Task requirements: Look through the records below and copy each line that includes the word "loop".

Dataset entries
——————————

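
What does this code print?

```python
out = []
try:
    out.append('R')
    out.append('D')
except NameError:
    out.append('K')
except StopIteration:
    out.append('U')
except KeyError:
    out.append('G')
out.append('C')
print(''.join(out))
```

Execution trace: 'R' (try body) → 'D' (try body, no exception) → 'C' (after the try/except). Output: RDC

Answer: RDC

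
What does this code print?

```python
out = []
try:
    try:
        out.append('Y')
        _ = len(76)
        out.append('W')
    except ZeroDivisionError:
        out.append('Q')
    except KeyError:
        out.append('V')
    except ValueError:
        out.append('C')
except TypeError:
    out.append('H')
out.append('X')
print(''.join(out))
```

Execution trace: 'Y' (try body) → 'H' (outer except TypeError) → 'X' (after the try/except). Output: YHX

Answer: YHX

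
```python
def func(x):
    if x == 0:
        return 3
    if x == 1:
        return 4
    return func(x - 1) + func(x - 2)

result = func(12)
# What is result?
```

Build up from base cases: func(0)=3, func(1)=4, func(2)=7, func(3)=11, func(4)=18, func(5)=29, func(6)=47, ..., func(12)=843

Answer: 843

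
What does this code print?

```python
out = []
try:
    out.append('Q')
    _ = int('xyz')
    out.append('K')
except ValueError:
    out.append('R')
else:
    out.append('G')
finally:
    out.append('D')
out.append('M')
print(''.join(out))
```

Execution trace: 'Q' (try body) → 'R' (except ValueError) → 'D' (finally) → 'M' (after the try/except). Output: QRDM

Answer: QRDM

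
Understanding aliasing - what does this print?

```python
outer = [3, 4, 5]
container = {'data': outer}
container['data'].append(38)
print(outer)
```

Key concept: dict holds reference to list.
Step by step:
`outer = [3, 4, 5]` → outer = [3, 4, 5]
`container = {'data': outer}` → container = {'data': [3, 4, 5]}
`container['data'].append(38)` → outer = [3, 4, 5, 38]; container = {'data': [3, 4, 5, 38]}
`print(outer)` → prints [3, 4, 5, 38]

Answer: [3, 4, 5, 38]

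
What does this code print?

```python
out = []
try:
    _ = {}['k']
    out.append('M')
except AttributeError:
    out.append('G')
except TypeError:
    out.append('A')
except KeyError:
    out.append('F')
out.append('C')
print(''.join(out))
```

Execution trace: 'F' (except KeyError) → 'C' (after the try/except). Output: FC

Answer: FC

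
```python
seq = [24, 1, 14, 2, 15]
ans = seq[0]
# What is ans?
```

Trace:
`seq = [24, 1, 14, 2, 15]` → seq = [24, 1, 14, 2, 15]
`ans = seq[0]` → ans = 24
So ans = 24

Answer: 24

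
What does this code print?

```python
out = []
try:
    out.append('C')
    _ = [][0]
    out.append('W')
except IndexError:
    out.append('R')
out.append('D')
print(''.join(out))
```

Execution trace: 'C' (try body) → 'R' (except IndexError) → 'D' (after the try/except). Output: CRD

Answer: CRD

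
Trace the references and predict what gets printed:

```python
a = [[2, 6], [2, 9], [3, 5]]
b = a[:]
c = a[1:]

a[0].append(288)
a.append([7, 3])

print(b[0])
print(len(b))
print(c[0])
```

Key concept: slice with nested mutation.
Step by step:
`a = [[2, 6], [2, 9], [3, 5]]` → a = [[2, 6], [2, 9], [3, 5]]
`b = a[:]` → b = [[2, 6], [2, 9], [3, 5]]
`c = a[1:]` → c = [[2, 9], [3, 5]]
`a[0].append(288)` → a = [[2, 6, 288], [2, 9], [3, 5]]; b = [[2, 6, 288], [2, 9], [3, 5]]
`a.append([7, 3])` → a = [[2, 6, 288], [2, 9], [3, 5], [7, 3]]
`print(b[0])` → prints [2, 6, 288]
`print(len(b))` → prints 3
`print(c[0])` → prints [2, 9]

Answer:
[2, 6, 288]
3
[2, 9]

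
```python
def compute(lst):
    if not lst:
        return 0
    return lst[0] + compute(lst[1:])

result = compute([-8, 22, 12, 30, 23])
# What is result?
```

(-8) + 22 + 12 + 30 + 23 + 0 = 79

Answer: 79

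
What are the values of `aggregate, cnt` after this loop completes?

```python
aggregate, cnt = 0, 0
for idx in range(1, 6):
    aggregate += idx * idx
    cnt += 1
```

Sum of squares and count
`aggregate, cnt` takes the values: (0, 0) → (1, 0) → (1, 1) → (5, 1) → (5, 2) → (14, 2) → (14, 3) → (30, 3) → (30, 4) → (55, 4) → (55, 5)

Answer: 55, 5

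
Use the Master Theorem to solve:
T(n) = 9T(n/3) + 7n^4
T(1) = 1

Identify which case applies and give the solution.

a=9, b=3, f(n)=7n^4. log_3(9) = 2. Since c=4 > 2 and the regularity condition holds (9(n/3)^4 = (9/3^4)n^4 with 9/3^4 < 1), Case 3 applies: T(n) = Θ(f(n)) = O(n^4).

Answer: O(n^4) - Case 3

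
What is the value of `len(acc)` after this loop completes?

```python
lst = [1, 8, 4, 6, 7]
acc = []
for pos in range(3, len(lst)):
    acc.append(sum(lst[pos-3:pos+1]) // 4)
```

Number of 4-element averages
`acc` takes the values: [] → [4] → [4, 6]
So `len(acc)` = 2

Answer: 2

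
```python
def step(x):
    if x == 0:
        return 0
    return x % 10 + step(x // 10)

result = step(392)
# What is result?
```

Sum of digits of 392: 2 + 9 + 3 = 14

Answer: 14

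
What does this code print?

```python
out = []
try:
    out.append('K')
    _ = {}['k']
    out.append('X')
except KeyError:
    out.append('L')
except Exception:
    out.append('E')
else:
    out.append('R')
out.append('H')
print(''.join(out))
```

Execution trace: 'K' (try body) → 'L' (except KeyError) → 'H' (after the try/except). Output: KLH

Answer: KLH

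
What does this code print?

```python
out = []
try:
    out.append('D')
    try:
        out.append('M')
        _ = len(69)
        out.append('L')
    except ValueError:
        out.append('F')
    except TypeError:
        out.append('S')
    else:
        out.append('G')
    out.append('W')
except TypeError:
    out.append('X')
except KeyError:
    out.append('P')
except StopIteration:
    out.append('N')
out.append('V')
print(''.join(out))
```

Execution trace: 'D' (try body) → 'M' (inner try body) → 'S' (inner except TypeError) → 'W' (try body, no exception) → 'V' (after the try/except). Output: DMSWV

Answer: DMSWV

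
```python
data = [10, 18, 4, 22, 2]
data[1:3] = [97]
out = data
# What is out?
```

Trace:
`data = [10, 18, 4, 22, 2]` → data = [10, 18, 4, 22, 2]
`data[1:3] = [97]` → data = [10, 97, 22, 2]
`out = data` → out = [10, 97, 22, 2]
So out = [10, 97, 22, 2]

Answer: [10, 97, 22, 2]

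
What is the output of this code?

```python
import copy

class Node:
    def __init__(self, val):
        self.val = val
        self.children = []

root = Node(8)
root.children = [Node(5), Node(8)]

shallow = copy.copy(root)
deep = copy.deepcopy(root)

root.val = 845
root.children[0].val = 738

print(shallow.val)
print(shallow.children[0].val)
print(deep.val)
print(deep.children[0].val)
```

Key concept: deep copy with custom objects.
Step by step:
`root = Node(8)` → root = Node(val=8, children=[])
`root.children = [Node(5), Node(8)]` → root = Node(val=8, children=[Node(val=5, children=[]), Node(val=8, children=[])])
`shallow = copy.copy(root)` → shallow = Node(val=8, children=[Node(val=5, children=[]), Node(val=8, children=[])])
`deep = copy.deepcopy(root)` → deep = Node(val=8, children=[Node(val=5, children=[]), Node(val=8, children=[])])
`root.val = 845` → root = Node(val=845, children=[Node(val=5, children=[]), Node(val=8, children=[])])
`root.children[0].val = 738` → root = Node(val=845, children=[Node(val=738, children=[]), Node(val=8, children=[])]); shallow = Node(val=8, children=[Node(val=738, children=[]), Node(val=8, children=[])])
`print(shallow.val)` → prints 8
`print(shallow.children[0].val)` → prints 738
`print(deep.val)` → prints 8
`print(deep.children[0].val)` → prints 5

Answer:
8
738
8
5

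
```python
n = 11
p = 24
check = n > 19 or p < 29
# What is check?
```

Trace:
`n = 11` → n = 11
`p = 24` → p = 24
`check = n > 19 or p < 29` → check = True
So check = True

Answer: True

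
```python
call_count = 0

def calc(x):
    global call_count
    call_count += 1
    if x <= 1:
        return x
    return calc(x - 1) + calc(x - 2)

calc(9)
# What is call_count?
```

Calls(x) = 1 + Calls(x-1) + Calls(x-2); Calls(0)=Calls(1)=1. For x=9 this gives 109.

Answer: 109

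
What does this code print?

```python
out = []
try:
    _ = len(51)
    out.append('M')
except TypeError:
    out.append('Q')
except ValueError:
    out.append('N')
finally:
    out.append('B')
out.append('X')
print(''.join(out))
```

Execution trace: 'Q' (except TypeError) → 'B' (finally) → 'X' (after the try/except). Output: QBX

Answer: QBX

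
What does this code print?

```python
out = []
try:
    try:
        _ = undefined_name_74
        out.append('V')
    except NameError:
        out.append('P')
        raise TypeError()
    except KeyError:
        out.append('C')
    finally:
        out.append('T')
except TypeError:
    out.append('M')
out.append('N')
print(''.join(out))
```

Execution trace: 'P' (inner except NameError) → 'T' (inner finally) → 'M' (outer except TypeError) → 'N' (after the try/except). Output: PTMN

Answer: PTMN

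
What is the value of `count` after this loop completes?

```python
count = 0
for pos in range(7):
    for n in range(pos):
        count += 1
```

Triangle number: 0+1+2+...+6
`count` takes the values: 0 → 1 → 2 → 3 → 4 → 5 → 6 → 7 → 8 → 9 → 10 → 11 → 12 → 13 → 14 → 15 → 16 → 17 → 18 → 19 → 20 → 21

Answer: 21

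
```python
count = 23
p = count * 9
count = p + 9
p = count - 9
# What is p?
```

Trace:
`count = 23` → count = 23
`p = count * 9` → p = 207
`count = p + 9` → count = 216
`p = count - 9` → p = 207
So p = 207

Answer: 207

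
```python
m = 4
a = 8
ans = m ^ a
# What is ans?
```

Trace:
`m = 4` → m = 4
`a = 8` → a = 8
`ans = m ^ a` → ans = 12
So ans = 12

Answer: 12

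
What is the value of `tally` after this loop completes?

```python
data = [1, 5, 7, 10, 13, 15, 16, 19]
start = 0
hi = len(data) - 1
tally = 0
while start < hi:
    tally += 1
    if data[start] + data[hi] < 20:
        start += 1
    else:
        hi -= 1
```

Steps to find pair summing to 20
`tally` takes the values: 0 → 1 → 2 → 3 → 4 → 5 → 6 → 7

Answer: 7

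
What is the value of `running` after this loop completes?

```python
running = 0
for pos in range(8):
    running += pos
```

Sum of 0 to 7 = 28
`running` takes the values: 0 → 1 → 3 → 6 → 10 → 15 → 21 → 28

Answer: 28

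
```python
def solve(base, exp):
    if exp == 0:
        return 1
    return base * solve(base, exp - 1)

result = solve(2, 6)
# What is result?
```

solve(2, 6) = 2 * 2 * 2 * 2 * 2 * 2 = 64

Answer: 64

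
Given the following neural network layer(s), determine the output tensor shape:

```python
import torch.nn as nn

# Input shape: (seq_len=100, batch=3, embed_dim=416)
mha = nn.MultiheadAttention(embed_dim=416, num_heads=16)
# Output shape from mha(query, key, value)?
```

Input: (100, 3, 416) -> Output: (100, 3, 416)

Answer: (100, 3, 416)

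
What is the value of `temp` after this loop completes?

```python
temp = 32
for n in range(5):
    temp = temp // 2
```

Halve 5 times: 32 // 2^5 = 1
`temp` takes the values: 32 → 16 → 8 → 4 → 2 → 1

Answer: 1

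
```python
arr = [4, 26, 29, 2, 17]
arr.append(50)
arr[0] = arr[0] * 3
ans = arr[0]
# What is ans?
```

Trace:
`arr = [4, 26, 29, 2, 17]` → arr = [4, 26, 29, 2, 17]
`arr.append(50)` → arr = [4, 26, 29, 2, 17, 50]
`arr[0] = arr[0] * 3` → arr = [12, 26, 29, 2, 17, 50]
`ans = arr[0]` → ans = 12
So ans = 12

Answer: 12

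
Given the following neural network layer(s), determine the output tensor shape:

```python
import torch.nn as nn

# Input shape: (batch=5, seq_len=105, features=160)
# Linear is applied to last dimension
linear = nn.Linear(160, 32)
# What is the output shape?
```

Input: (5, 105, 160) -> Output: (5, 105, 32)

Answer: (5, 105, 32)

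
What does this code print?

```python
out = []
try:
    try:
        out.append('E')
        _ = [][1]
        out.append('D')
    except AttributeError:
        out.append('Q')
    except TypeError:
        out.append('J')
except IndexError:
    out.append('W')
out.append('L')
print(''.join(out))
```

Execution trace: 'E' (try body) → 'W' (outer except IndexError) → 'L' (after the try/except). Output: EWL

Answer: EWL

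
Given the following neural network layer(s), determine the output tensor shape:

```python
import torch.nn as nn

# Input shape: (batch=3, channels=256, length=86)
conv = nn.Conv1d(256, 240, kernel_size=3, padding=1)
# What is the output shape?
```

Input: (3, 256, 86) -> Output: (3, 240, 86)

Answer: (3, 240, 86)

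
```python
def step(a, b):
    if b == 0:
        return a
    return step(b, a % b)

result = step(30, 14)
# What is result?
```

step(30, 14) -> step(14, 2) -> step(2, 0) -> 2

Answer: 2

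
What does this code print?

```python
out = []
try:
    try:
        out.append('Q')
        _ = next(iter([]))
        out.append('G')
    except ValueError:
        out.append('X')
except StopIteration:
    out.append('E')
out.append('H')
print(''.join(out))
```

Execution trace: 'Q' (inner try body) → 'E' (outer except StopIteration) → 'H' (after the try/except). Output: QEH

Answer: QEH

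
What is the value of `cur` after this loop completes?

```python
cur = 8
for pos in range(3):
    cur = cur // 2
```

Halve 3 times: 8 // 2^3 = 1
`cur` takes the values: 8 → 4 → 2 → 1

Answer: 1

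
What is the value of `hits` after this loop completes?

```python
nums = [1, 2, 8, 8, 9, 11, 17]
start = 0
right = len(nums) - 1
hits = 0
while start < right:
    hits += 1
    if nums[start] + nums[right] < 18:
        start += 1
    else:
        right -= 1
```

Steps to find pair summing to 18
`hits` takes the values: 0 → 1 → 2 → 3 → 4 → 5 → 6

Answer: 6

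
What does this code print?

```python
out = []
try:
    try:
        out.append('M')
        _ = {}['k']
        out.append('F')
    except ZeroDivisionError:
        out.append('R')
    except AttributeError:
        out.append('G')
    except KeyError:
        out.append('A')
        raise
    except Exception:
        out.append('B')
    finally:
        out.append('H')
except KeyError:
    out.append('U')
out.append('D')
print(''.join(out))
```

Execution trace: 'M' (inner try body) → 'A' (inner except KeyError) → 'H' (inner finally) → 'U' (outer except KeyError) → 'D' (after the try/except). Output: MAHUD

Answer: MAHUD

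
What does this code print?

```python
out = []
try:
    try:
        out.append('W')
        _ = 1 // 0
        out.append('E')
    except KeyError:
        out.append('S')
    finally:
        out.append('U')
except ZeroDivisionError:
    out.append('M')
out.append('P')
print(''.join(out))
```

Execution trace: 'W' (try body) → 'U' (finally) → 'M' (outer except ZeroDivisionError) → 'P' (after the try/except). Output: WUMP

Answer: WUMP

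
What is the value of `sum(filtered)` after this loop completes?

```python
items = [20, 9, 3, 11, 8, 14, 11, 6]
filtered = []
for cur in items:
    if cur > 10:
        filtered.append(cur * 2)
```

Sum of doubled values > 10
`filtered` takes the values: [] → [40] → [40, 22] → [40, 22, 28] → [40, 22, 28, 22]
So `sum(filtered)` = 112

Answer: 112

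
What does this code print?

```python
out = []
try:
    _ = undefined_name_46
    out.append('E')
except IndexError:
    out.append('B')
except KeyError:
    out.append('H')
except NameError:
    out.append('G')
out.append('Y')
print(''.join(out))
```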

——————————

Reply:
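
What are the values of `aggregate, cnt` after this loop completes?
What is the value of `len(acc)` after this loop completes?
What is the value of `count` after this loop completes?
What is the value of `tally` after this loop completes?
What is the value of `running` after this loop completes?
What is the value of `temp` after this loop completes?
What is the value of `cur` after this loop completes?
What is the value of `hits` after this loop completes?
What is the value of `sum(filtered)` after this loop completes?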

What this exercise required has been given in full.